Note how many lines in the following material mention "What", then give that number by itself.

-- -- --

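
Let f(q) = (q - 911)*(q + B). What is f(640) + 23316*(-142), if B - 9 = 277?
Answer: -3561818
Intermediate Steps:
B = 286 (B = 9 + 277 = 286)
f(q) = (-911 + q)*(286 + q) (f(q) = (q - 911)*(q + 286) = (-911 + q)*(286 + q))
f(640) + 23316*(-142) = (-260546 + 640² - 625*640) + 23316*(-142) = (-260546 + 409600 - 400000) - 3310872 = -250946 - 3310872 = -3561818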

-- -- --

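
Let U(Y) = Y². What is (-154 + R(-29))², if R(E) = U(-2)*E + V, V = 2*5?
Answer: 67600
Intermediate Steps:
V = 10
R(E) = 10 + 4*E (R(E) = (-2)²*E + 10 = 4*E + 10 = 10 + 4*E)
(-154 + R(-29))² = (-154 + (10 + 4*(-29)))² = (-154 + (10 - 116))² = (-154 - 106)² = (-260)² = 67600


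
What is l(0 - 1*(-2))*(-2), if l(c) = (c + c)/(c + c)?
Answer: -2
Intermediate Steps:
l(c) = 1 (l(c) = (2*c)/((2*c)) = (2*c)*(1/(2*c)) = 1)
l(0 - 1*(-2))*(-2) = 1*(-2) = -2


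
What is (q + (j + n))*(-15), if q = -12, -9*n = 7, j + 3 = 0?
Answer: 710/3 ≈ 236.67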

-- -- --

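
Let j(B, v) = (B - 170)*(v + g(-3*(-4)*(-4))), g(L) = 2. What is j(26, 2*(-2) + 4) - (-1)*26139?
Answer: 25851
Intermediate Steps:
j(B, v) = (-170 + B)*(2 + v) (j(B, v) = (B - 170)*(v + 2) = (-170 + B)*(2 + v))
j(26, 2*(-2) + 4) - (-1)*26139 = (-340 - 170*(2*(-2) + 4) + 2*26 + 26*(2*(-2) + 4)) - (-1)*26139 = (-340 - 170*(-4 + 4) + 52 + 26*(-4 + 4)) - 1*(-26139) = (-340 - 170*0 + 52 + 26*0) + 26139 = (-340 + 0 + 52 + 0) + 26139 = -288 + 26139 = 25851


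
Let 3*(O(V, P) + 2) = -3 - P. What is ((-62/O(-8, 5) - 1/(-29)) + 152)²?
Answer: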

-- -- --

*Finished exercise*
6